* _About this exercise_
Every line holding the string "cost" should be copied from the listing.

* _Records for processing_

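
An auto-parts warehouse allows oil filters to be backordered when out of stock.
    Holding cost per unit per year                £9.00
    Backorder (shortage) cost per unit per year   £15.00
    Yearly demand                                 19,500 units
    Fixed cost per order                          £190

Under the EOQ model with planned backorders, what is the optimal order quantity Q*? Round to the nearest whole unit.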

* _Result below_
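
    Holding cost per unit per year                £9.00
    Backorder (shortage) cost per unit per year   £15.00
    Fixed cost per order                          £190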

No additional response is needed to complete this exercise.